> **Aim of the exercise**
The whole of the data is to be reproduced exactly.

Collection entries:

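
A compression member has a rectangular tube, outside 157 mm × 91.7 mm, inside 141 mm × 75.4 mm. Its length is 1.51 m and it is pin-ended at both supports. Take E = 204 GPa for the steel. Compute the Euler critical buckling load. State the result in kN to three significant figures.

Weak-axis I_min = (h_o·b_o³ − h_i·b_i³)/12 with b_o = 91.7, b_i = 75.40 mm (shorter outer/inner sides).
I_min = (157×91.7³ − 141.0×75.40³)/12 = 5.052×10^6 mm⁴
I = 5.052×10^6 mm⁴ = 5.052×10^-6 m⁴
Effective length L_e = K·L = 1 × 1.51 = 1.510 m
P_cr = π²EI / L_e² = π² × 204×10⁹ × 5.052×10^-6 / 1.510² = 4.461×10^6 N

P_cr ≈ 4460 kN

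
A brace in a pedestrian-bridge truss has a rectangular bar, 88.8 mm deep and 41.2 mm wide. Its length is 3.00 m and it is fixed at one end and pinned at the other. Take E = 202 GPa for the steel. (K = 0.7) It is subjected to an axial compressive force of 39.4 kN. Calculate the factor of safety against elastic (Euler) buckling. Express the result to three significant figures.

Buckling occurs about the weak axis: I_min = h·b³/12 with b = 41.2 mm (the shorter side).
I_min = 88.8×41.2³/12 = 5.175×10^5 mm⁴
I = 5.175×10^5 mm⁴ = 5.175×10^-7 m⁴
Effective length L_e = K·L = 0.7 × 3.00 = 2.100 m
P_cr = π²EI / L_e² = π² × 202×10⁹ × 5.175×10^-7 / 2.100² = 2.340×10^5 N
Factor of safety n = P_cr / P = 233.96 / 39.4 = 5.94

n ≈ 5.94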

> **Expected output**
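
A compression member has a rectangular tube, outside 157 mm × 91.7 mm, inside 141 mm × 75.4 mm. Its length is 1.51 m and it is pin-ended at both supports. Take E = 204 GPa for the steel. Compute the Euler critical buckling load. State the result in kN to three significant figures.

Weak-axis I_min = (h_o·b_o³ − h_i·b_i³)/12 with b_o = 91.7, b_i = 75.40 mm (shorter outer/inner sides).
I_min = (157×91.7³ − 141.0×75.40³)/12 = 5.052×10^6 mm⁴
I = 5.052×10^6 mm⁴ = 5.052×10^-6 m⁴
Effective length L_e = K·L = 1 × 1.51 = 1.510 m
P_cr = π²EI / L_e² = π² × 204×10⁹ × 5.052×10^-6 / 1.510² = 4.461×10^6 N

P_cr ≈ 4460 kN

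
A brace in a pedestrian-bridge truss has a rectangular bar, 88.8 mm deep and 41.2 mm wide. Its length is 3.00 m and it is fixed at one end and pinned at the other. Take E = 202 GPa for the steel. (K = 0.7) It is subjected to an axial compressive force of 39.4 kN. Calculate the factor of safety against elastic (Euler) buckling. Express the result to three significant figures.

Buckling occurs about the weak axis: I_min = h·b³/12 with b = 41.2 mm (the shorter side).
I_min = 88.8×41.2³/12 = 5.175×10^5 mm⁴
I = 5.175×10^5 mm⁴ = 5.175×10^-7 m⁴
Effective length L_e = K·L = 0.7 × 3.00 = 2.100 m
P_cr = π²EI / L_e² = π² × 202×10⁹ × 5.175×10^-7 / 2.100² = 2.340×10^5 N
Factor of safety n = P_cr / P = 233.96 / 39.4 = 5.94

n ≈ 5.94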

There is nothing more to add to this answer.